PROVIDED RECORDS Start Marker

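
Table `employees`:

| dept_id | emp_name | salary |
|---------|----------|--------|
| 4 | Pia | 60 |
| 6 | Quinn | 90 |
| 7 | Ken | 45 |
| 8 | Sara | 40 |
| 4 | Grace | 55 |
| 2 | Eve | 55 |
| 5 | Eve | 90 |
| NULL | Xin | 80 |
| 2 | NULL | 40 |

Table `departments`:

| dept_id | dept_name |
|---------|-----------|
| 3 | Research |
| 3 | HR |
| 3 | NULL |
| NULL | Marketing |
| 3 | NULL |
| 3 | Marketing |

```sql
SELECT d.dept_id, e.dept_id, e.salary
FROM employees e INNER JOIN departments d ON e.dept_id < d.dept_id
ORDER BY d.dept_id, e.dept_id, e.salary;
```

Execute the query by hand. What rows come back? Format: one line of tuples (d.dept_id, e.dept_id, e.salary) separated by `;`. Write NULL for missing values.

INNER JOIN keeps only pairs where the ON condition holds.
Matching on e.dept_id < d.dept_id. A NULL in a compared column never satisfies the condition.
Matched pairs: 10.

(3, 2, 40); (3, 2, 40); (3, 2, 40); (3, 2, 40); (3, 2, 40); (3, 2, 55); (3, 2, 55); (3, 2, 55); (3, 2, 55); (3, 2, 55)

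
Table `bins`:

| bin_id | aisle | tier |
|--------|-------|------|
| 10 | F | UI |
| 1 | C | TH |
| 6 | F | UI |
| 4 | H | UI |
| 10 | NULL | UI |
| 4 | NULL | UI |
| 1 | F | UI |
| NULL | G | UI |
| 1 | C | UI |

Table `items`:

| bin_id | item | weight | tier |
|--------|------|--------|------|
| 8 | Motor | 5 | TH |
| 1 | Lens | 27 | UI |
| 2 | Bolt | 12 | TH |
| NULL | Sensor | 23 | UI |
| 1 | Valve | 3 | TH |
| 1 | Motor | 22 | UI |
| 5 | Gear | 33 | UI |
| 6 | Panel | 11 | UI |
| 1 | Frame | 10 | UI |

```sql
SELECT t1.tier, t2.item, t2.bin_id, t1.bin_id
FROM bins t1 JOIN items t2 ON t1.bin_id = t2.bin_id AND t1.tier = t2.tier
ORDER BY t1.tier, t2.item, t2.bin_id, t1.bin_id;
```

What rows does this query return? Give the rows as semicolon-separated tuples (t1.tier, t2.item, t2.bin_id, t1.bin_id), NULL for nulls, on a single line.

(TH, Valve, 1, 1); (UI, Frame, 1, 1); (UI, Frame, 1, 1); (UI, Lens, 1, 1); (UI, Lens, 1, 1); (UI, Motor, 1, 1); (UI, Motor, 1, 1); (UI, Panel, 6, 6)

INNER JOIN keeps only pairs where the ON condition holds.
Matching on t1.bin_id = t2.bin_id AND t1.tier = t2.tier. A NULL in a compared column never satisfies the condition.
- t1[0] bin_id=10, tier=UI → no match; dropped.
- t1[1] bin_id=1, tier=TH → 1 match(es) in t2 → 1 row(s).
- t1[2] bin_id=6, tier=UI → 1 match(es) in t2 → 1 row(s).
- t1[3] bin_id=4, tier=UI → no match; dropped.
- t1[4] bin_id=10, tier=UI → no match; dropped.
- t1[5] bin_id=4, tier=UI → no match; dropped.
- t1[6] bin_id=1, tier=UI → 3 match(es) in t2 → 3 row(s).
- t1[7] bin_id=NULL, tier=UI → no match; dropped.
- t1[8] bin_id=1, tier=UI → 3 match(es) in t2 → 3 row(s).
After projecting and ordering:
t1.tier | t2.item | t2.bin_id | t1.bin_id
TH | Valve | 1 | 1
UI | Frame | 1 | 1
UI | Frame | 1 | 1
UI | Lens | 1 | 1
UI | Lens | 1 | 1
UI | Motor | 1 | 1
UI | Motor | 1 | 1
UI | Panel | 6 | 6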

PROVIDED RECORDS End Marker

• **REQUIRED WORK**
When the word "employees" appears in a line of the listing, copy that line.

• **SOLUTION BELOW**
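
Table `employees`:
FROM employees e INNER JOIN departments d ON e.dept_id < d.dept_id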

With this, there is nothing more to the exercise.